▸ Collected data
▶
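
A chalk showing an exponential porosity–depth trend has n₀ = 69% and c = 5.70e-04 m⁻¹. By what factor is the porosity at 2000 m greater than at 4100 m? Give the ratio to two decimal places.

Working in km (1 km = 1000 m; c in km⁻¹ = c in m⁻¹ × 1000):
n(z₁)/n(z₂) = e^(−c·z₁)/e^(−c·z₂) = e^{c(z₂−z₁)}
= exp(0.57 × 2.1) = exp(1.197) = 3.3102

3.31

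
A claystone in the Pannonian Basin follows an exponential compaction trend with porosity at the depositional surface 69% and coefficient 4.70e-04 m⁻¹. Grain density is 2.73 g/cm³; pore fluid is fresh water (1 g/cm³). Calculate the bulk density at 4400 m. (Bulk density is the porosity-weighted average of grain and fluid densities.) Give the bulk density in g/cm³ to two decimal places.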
◀
▸ What you need to do
For each record above, write it out again exactly.

▸ Result
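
A chalk showing an exponential porosity–depth trend has n₀ = 69% and c = 5.70e-04 m⁻¹. By what factor is the porosity at 2000 m greater than at 4100 m? Give the ratio to two decimal places.

Working in km (1 km = 1000 m; c in km⁻¹ = c in m⁻¹ × 1000):
n(z₁)/n(z₂) = e^(−c·z₁)/e^(−c·z₂) = e^{c(z₂−z₁)}
= exp(0.57 × 2.1) = exp(1.197) = 3.3102

3.31

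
A claystone in the Pannonian Basin follows an exponential compaction trend with porosity at the depositional surface 69% and coefficient 4.70e-04 m⁻¹. Grain density is 2.73 g/cm³; pore fluid is fresh water (1 g/cm³). Calculate the bulk density at 4400 m. (Bulk density is the porosity-weighted average of grain and fluid densities.) Give the bulk density in g/cm³ to two decimal places.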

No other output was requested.